┌─ Records supplied

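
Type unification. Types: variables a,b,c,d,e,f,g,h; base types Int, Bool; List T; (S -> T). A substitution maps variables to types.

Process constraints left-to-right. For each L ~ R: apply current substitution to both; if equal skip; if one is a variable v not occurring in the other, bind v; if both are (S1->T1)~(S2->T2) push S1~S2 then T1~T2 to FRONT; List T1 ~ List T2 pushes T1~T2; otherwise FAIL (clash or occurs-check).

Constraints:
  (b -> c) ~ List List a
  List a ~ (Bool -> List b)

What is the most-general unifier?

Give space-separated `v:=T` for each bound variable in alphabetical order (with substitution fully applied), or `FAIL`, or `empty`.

Answer: FAIL

Derivation:
step 1: unify (b -> c) ~ List List a  [subst: {-} | 1 pending]
  clash: (b -> c) vs List List a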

└─

_Assignment_
Your answer must be the records themselves, output again exactly.

_Exercise answer_
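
Type unification. Types: variables a,b,c,d,e,f,g,h; base types Int, Bool; List T; (S -> T). A substitution maps variables to types.

Process constraints left-to-right. For each L ~ R: apply current substitution to both; if equal skip; if one is a variable v not occurring in the other, bind v; if both are (S1->T1)~(S2->T2) push S1~S2 then T1~T2 to FRONT; List T1 ~ List T2 pushes T1~T2; otherwise FAIL (clash or occurs-check).

Constraints:
  (b -> c) ~ List List a
  List a ~ (Bool -> List b)

What is the most-general unifier?

Give space-separated `v:=T` for each bound variable in alphabetical order (with substitution fully applied), or `FAIL`, or `empty`.

Answer: FAIL

Derivation:
step 1: unify (b -> c) ~ List List a  [subst: {-} | 1 pending]
  clash: (b -> c) vs List List a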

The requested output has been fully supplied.